WORK REQUIRED:
This exercise calls for a copy of every line in the listing below that carries the word "error".

= Beginning of Section =

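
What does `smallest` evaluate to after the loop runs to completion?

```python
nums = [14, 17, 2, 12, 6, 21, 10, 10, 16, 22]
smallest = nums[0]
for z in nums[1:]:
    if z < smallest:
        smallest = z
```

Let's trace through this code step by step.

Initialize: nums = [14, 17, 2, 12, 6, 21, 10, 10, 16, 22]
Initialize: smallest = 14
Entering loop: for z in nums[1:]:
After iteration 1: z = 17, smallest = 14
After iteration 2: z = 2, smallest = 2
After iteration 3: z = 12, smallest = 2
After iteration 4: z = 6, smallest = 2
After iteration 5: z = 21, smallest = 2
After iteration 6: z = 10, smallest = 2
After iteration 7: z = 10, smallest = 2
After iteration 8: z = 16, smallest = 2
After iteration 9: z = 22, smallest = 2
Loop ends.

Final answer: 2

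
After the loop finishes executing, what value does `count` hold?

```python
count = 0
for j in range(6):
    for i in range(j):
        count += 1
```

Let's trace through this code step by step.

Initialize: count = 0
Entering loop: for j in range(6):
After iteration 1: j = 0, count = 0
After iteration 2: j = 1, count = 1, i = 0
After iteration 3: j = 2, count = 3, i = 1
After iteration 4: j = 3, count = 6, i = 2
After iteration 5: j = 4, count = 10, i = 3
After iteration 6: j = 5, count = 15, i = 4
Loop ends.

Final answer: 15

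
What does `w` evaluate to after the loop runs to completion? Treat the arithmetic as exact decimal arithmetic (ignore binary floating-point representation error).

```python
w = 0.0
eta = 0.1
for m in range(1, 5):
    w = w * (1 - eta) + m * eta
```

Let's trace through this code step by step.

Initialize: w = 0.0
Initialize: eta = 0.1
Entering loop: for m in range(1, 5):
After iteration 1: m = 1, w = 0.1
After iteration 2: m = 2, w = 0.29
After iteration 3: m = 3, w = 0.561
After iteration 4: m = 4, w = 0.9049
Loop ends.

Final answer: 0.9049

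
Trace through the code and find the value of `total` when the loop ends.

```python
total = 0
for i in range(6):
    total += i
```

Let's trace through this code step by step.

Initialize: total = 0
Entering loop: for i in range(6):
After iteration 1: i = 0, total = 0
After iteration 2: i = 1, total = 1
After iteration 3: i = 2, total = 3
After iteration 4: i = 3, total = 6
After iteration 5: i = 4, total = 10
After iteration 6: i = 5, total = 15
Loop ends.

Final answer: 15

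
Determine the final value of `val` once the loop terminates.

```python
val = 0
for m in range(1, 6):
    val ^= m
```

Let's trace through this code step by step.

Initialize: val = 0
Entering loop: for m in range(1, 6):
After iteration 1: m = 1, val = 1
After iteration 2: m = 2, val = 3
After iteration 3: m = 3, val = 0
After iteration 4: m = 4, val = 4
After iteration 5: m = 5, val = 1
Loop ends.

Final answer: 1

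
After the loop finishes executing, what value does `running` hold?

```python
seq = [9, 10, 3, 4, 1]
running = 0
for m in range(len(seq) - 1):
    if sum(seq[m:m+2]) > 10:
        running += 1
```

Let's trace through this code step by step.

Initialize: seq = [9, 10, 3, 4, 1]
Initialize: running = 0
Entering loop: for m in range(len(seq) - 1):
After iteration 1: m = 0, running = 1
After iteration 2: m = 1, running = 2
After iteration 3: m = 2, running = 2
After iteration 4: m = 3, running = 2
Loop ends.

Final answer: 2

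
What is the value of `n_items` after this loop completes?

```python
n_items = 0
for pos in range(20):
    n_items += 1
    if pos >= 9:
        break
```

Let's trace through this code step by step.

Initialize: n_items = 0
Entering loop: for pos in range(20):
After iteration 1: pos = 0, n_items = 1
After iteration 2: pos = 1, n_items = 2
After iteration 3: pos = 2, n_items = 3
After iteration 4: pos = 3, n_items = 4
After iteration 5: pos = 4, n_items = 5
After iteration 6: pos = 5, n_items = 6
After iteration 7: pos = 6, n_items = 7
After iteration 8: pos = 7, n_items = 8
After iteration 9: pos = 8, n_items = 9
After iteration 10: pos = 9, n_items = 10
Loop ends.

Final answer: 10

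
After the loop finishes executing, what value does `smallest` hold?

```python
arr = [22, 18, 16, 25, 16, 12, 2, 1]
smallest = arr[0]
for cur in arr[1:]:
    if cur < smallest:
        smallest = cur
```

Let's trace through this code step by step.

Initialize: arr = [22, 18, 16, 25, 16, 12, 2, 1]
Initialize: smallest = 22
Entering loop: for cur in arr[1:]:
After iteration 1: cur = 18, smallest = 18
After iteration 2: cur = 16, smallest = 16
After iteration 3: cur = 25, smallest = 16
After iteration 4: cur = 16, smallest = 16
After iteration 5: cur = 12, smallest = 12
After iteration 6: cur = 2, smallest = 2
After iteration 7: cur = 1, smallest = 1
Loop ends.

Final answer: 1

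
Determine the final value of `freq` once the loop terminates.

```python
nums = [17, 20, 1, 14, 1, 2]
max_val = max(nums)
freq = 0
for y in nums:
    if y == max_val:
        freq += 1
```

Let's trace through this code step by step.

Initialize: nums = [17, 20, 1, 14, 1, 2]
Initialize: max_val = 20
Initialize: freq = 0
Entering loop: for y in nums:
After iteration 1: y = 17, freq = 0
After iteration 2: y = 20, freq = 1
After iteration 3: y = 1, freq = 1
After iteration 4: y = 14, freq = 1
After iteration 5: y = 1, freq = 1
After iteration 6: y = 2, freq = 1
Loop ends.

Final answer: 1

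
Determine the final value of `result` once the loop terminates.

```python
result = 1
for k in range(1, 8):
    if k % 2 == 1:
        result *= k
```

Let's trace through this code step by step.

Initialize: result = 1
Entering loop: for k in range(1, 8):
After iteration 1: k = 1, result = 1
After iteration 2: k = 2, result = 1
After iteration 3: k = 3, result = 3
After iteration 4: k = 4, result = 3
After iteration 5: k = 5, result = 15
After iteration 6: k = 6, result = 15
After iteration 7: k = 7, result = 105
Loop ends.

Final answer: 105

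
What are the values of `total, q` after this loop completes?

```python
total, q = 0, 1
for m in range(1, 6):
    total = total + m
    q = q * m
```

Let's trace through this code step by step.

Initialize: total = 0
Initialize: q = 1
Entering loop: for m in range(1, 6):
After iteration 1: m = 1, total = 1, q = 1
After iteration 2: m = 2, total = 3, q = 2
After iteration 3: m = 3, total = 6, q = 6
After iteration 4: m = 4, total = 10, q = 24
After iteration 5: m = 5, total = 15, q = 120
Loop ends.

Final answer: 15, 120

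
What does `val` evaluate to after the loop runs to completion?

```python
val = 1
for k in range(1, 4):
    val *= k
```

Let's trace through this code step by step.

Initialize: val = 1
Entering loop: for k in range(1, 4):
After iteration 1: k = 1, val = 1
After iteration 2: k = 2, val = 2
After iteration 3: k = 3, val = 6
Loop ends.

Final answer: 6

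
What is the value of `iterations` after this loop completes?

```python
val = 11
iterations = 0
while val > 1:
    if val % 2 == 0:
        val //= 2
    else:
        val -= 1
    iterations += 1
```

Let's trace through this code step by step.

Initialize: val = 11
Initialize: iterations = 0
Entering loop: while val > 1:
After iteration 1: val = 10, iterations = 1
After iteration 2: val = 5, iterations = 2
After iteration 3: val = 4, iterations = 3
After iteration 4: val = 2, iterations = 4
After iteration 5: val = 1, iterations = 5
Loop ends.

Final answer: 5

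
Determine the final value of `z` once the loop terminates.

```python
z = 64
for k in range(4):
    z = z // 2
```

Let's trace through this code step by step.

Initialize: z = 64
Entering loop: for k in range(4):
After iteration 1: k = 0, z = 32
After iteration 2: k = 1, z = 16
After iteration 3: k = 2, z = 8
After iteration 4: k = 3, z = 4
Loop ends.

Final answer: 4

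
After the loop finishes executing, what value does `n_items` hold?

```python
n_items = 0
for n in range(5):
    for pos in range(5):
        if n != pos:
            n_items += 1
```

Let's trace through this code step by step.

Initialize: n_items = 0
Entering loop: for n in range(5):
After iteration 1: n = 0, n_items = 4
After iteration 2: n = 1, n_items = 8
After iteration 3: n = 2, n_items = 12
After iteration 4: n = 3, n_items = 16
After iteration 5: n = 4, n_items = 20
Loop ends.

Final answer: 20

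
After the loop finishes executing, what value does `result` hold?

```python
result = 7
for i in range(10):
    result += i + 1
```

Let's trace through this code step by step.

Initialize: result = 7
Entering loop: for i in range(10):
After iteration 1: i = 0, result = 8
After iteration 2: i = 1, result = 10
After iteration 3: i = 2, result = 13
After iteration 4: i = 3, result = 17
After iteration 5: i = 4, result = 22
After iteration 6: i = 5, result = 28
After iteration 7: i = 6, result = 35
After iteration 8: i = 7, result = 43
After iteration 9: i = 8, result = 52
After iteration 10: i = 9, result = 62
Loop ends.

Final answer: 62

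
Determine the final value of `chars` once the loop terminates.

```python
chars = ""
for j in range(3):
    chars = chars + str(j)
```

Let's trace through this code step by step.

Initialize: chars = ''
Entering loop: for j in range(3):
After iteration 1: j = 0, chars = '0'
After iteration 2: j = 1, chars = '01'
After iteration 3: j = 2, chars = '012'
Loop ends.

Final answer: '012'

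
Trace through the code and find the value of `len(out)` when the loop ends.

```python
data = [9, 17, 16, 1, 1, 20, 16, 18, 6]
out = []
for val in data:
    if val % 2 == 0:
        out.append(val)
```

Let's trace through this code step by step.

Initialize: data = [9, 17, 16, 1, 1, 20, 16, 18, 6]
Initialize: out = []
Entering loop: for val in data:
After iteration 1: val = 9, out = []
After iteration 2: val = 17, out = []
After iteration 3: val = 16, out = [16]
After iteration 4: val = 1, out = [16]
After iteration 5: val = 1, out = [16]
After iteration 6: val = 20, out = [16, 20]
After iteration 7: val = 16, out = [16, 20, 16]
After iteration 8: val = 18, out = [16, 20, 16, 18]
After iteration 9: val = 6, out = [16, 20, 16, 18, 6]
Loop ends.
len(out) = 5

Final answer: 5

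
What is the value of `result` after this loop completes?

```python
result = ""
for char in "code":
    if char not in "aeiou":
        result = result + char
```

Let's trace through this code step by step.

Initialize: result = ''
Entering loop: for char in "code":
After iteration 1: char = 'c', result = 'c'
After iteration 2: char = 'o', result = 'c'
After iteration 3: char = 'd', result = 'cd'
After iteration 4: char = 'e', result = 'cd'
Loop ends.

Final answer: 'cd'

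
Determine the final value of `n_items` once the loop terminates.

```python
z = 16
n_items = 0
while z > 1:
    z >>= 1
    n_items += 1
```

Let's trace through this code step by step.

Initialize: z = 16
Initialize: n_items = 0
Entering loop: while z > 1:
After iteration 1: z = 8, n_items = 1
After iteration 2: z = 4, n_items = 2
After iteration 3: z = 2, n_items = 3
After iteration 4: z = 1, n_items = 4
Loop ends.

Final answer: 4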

= End of Section =
= Beginning of Section =

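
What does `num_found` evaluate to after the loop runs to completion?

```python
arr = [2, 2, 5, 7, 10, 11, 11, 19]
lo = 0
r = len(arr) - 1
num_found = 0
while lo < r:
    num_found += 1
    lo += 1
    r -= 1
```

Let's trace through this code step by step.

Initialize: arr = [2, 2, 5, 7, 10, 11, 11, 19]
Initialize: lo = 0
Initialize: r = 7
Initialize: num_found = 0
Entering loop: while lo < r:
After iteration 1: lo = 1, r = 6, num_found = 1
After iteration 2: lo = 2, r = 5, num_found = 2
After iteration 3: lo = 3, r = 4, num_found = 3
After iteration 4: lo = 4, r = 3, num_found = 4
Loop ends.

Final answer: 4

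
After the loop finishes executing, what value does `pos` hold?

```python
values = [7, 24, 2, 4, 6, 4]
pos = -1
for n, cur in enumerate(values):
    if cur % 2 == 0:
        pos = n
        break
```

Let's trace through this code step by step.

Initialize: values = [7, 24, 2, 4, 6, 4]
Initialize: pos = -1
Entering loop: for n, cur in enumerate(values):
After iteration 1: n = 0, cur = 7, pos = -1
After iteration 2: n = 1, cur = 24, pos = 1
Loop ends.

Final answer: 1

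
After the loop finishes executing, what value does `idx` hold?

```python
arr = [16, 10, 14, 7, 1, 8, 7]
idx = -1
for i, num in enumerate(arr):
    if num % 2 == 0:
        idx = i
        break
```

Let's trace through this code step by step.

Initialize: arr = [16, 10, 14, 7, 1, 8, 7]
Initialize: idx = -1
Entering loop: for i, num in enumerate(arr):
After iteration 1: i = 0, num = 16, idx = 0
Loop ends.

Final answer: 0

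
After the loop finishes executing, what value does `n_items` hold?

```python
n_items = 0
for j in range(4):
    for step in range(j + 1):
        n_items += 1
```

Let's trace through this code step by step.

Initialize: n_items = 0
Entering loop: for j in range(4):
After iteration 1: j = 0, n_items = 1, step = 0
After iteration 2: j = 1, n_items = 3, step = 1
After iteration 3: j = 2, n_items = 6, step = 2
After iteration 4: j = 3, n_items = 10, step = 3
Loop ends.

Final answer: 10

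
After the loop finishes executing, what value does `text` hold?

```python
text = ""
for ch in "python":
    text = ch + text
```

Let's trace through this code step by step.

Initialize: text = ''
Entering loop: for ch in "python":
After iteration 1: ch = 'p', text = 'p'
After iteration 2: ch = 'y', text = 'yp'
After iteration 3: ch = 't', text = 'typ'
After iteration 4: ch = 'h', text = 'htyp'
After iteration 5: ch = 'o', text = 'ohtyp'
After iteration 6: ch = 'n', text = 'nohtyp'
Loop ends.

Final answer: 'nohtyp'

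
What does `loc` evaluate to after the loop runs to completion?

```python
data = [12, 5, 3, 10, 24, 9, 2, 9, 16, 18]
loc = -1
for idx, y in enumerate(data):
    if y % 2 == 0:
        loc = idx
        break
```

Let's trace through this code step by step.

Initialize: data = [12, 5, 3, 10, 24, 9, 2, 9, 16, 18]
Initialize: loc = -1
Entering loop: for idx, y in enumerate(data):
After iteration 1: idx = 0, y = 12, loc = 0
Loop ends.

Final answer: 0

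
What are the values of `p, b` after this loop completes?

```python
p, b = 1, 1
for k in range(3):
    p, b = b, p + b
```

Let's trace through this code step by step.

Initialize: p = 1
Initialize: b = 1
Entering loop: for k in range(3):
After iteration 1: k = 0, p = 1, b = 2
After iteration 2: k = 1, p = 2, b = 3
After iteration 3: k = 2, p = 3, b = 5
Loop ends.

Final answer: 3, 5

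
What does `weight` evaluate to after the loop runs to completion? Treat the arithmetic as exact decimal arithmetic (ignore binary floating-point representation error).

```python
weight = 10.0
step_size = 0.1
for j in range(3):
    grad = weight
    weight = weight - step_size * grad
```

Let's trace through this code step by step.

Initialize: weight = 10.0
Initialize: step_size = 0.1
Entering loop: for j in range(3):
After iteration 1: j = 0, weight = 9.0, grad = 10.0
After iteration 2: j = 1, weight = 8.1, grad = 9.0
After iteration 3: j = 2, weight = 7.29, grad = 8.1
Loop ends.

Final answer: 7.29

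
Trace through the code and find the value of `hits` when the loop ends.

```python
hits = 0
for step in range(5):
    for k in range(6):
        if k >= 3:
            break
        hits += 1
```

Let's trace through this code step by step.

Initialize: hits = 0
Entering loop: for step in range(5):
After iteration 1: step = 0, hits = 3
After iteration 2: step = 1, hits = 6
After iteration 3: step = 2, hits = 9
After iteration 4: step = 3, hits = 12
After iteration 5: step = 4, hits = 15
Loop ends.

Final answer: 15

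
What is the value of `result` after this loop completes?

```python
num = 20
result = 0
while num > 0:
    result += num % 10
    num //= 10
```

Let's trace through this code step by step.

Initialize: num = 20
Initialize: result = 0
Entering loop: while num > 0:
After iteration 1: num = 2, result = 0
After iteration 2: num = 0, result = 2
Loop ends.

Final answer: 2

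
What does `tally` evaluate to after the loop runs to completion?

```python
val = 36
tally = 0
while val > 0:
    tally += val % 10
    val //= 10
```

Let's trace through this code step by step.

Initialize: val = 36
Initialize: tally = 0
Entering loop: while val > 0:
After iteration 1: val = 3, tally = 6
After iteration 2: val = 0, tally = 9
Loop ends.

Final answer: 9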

= End of Section =

ANSWER TO THE EXERCISE:
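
What does `w` evaluate to after the loop runs to completion? Treat the arithmetic as exact decimal arithmetic (ignore binary floating-point representation error).
What does `weight` evaluate to after the loop runs to completion? Treat the arithmetic as exact decimal arithmetic (ignore binary floating-point representation error).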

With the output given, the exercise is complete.